Where the data below has the string "thought", return the whole line.
[[ Data excerpts, beginning ]]
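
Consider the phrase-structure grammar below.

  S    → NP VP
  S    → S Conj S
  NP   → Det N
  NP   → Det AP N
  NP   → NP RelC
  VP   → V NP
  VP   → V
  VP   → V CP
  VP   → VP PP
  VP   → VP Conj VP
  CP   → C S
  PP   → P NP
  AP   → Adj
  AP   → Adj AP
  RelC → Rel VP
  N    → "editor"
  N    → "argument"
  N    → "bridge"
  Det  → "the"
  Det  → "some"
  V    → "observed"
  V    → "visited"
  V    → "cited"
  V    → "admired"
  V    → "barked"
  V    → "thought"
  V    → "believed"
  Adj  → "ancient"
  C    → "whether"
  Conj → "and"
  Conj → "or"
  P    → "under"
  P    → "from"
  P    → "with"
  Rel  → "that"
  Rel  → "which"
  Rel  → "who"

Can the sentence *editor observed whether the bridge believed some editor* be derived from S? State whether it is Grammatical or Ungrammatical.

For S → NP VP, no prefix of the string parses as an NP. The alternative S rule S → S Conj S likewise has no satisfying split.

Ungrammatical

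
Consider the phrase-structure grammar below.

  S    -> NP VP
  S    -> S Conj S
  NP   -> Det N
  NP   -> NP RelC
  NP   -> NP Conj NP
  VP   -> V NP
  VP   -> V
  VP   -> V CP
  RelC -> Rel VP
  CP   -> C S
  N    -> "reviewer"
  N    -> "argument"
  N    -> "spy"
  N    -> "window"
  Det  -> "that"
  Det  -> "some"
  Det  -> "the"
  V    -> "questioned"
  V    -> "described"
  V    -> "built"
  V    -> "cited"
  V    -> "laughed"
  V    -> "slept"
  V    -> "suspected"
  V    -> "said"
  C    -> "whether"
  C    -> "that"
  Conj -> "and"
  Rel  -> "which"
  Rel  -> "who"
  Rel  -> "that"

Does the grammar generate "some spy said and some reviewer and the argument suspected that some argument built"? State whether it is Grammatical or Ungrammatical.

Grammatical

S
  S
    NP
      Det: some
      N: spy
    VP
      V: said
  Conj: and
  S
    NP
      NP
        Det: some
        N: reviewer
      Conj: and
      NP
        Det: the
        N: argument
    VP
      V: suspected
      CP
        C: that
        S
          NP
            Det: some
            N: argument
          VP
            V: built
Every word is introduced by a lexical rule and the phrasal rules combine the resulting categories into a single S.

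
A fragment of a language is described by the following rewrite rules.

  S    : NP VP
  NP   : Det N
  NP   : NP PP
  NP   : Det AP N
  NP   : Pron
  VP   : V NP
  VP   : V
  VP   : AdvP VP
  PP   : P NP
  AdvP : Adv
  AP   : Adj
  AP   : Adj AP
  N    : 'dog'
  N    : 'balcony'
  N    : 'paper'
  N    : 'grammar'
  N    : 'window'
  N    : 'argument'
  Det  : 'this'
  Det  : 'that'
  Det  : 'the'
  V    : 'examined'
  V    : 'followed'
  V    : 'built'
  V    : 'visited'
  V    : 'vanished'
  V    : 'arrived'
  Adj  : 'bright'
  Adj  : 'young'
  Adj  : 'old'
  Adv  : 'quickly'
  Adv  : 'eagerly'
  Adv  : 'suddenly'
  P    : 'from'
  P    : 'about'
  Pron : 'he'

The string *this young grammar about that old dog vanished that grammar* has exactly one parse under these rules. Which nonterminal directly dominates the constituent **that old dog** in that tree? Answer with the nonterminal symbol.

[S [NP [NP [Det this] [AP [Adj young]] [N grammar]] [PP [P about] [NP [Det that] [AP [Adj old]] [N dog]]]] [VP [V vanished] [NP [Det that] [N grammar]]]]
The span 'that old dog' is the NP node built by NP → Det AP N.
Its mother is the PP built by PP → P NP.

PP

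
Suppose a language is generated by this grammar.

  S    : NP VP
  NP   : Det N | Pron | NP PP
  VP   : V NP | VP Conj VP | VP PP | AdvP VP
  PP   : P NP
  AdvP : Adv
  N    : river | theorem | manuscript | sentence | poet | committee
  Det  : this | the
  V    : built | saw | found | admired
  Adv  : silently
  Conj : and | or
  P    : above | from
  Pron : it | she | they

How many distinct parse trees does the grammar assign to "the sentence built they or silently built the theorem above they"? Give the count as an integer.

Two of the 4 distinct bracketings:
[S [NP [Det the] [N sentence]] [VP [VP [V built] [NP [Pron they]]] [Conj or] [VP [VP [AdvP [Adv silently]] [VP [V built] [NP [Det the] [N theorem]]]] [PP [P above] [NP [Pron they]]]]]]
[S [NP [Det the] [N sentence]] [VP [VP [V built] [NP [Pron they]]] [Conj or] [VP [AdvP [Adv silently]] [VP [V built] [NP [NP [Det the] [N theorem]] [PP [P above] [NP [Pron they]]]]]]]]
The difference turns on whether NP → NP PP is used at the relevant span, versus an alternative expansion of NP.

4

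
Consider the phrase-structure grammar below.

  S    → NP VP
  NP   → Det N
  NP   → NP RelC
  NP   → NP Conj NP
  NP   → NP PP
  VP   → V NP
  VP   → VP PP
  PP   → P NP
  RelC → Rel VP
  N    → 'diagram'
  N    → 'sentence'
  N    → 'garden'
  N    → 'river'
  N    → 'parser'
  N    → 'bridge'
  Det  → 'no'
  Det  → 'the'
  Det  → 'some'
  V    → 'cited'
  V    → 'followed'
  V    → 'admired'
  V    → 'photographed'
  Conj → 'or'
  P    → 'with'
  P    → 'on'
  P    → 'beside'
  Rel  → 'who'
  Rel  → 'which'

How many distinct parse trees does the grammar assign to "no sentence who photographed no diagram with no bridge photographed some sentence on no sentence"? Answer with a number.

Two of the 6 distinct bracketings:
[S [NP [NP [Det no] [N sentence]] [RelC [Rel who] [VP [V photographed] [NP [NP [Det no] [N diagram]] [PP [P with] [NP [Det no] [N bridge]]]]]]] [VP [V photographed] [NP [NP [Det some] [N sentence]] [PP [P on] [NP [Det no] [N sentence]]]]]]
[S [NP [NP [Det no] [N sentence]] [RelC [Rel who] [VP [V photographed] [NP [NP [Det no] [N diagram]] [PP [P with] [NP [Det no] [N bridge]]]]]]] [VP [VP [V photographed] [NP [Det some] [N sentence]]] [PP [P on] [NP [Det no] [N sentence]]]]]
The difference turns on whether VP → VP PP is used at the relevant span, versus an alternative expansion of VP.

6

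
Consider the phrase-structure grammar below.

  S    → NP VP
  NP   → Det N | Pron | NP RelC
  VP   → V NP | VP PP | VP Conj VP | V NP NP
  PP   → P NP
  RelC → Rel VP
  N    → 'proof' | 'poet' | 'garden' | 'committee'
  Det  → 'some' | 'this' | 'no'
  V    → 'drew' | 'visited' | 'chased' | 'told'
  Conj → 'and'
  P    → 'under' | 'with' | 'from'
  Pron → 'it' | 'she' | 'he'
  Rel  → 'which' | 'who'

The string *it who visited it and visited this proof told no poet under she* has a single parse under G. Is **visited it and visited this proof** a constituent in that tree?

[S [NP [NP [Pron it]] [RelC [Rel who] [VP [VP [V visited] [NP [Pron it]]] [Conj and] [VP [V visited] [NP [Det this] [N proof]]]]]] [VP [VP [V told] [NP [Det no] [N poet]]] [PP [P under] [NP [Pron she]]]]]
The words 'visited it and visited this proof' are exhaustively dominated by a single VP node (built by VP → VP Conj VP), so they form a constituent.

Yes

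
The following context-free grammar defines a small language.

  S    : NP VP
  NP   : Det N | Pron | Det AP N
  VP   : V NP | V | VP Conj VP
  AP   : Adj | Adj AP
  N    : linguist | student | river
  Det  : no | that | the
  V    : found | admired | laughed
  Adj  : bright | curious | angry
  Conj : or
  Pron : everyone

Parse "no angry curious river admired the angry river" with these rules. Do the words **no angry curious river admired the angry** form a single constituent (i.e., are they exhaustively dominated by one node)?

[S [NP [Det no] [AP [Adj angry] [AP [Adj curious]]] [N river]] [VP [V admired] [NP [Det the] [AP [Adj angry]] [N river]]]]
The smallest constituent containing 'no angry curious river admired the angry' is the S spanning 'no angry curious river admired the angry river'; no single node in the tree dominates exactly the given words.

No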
[[ Data excerpts, end ]]
[[ Data excerpts, beginning ]]
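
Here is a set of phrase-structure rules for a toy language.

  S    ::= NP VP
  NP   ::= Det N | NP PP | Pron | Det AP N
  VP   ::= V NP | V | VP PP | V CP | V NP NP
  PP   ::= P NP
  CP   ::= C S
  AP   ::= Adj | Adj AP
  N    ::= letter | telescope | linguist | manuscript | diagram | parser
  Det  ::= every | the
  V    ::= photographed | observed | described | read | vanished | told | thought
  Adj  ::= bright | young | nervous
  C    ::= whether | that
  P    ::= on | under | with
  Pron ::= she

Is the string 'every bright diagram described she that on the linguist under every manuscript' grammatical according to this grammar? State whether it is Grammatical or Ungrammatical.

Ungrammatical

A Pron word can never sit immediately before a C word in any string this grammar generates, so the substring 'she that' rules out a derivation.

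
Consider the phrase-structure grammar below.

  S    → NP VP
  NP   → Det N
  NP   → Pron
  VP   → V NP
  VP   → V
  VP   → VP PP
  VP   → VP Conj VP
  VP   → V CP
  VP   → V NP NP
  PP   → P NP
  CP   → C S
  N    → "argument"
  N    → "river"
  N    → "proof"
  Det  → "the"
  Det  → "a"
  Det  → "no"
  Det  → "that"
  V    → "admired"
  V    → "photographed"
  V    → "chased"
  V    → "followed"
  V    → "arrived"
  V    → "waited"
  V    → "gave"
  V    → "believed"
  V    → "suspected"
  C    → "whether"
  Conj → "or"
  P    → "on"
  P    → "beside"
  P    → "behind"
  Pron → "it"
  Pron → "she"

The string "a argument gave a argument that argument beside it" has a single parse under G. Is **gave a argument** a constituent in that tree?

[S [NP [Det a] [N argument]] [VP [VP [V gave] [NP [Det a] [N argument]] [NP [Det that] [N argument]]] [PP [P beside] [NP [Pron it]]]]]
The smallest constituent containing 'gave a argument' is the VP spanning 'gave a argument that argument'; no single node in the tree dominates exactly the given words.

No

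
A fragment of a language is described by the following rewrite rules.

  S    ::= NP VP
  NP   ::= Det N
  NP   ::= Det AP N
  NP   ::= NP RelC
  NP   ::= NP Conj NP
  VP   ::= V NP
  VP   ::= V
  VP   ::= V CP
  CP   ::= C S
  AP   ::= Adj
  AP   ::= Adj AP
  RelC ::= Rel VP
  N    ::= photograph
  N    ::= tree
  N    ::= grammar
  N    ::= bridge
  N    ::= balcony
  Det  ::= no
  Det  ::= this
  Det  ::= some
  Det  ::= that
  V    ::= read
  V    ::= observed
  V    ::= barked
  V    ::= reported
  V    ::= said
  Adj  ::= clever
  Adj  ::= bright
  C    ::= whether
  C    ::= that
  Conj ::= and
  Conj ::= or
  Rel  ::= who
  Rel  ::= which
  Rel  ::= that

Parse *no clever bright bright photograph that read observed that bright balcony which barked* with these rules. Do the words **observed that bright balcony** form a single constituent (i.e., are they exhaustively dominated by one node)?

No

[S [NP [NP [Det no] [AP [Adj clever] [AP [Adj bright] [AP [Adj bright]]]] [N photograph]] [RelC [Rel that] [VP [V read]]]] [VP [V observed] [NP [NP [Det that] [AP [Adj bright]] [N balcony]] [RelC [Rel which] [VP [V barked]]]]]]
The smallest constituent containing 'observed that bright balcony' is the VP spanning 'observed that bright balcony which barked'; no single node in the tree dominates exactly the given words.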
[[ Data excerpts, end ]]
[[ Data excerpts, beginning ]]
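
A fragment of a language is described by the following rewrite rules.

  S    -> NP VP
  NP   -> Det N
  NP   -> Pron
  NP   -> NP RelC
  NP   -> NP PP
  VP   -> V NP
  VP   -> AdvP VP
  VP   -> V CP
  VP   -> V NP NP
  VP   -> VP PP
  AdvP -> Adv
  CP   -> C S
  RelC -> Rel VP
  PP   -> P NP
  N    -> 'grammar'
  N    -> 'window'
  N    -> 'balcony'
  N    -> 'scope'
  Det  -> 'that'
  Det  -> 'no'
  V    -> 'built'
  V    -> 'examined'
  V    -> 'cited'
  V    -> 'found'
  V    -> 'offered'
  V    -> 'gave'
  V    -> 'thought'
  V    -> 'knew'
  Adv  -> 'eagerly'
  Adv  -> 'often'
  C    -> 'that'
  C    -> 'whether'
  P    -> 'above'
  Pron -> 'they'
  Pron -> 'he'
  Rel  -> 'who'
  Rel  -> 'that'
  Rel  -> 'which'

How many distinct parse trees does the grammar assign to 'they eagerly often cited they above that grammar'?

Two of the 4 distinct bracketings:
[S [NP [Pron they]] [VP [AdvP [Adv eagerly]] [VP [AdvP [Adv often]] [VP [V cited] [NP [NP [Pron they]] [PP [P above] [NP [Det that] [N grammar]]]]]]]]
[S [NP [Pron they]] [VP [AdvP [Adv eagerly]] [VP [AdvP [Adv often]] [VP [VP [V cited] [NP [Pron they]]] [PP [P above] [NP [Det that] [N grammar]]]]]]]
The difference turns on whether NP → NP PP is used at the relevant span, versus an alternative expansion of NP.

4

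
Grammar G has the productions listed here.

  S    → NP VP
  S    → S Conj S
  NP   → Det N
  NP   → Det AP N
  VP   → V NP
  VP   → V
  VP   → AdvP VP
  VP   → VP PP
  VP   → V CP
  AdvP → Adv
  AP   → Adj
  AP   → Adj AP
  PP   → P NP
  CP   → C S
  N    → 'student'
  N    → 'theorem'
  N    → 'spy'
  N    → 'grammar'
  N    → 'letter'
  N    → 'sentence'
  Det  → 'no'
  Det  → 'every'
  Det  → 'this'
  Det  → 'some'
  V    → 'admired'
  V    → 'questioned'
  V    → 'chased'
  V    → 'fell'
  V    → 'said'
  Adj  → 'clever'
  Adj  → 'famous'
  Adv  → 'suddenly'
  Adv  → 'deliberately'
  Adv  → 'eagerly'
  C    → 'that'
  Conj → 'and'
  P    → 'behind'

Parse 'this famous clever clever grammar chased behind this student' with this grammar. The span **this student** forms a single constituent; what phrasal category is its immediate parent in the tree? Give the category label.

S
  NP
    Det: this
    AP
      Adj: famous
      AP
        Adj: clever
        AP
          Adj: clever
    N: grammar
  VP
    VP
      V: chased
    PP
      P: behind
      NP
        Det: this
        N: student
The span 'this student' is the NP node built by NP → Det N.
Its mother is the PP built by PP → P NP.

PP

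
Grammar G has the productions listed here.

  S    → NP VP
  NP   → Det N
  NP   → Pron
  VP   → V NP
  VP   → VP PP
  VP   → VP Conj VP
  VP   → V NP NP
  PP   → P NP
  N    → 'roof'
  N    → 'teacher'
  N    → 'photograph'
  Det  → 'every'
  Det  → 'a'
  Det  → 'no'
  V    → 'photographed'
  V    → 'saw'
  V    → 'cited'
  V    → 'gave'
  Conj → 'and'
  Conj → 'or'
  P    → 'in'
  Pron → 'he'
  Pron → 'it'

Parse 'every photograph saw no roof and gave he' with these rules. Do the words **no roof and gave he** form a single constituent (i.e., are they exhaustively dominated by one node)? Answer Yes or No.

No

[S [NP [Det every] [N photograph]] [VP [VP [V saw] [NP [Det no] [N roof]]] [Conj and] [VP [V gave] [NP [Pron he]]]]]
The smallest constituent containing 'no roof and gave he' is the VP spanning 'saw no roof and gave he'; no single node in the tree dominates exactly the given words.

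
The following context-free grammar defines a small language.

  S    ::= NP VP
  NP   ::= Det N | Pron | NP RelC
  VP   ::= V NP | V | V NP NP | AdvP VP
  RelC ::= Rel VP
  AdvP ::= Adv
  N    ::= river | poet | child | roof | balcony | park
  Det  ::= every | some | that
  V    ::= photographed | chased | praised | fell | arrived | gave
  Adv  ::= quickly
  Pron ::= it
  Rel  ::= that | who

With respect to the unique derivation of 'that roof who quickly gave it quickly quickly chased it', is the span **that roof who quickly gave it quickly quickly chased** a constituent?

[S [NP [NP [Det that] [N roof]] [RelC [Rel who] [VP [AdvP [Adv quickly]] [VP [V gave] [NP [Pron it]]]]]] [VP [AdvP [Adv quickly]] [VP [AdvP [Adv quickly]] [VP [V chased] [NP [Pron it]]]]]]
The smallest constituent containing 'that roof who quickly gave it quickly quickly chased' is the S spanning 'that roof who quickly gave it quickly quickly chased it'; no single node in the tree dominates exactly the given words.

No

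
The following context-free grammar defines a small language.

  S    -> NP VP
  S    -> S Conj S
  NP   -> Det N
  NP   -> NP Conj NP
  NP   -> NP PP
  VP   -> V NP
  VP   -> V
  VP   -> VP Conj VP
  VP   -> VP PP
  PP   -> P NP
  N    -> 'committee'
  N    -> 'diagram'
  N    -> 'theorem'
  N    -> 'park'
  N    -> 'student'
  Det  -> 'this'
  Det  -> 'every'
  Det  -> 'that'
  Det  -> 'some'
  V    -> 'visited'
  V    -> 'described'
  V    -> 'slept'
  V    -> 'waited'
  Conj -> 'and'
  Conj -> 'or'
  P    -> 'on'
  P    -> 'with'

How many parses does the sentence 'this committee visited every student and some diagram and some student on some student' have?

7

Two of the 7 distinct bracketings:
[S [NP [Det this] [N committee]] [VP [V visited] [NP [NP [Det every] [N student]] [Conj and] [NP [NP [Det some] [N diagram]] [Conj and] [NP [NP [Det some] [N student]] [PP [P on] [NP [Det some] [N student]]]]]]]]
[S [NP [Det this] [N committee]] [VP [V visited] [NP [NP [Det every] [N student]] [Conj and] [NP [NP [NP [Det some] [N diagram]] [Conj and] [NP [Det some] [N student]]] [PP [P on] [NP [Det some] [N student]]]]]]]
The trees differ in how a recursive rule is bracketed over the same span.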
[[ Data excerpts, end ]]
Task response:
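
  V    → "thought"
  V    ::= photographed | observed | described | read | vanished | told | thought
  V    -> 'thought'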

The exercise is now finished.